* [Problem statement]: How many lines of the records hold the string "following"? Reply with the number alone.

Stored items

*****

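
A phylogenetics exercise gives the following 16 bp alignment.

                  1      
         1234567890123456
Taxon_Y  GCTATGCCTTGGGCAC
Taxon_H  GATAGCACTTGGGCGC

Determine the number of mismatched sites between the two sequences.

The sequences differ at positions 2 (C/A), 5 (T/G), 6 (G/C), 7 (C/A), 15 (A/G).
That gives 5 mismatches out of 16 aligned sites, so the Hamming distance is 5.

5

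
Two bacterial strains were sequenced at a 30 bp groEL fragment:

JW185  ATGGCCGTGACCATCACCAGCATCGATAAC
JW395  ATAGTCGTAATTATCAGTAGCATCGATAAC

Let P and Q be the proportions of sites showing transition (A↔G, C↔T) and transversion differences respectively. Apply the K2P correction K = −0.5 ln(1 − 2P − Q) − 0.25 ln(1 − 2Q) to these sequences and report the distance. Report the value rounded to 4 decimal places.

0.3012

Mismatches occur at site 3 (G→A, transition), site 5 (C→T, transition), site 9 (G→A, transition), site 11 (C→T, transition), site 12 (C→T, transition), site 17 (C→G, transversion), site 18 (C→T, transition).
Of the 7 differences, 6 transitions and 1 transversion over 30 sites: P = 6/30 = 0.200000, Q = 1/30 = 0.033333.
d = −0.5·ln(0.566667) − 0.25·ln(0.933334) = −0.5·(-0.567983) − 0.25·(-0.068992) = 0.3012.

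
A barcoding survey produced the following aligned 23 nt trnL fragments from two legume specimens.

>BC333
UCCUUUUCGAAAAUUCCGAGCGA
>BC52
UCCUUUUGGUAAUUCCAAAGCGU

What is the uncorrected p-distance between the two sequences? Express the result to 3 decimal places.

Differing sites — 8:C/G; 10:A/U; 13:A/U; 15:U/C; 17:C/A; 18:G/A; 23:A/U.
There are 7 differences over 23 sites, so p = 7/23 = 0.304.

0.304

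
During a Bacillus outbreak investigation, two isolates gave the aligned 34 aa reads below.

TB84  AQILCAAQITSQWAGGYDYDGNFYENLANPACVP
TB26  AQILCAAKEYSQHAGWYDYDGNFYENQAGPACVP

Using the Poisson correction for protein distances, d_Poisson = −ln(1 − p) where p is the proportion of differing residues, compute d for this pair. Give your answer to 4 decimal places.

0.2305

Differing sites — 8:Q/K; 9:I/E; 10:T/Y; 13:W/H; 16:G/W; 27:L/Q; 29:N/G.
p = 7/34 = 0.205882.
d = −ln(1 − 0.205882) = −ln(0.794118) = 0.2305.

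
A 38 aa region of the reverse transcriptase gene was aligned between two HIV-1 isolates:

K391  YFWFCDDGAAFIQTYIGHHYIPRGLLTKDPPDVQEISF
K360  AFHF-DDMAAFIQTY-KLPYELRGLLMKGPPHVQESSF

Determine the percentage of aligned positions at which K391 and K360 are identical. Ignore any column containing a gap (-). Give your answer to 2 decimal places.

66.67%

Excluding the 2 gap columns leaves 36 comparable sites.
The sequences differ at positions 1 (Y/A), 3 (W/H), 8 (G/M), 17 (G/K), 18 (H/L), 19 (H/P), 21 (I/E), 22 (P/L), 27 (T/M), 29 (D/G), 32 (D/H), 36 (I/S).
24 of the 36 comparable sites match, so the percent identity is 24/36 × 100 = 66.67%.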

*****

* [Solution for this task]: 2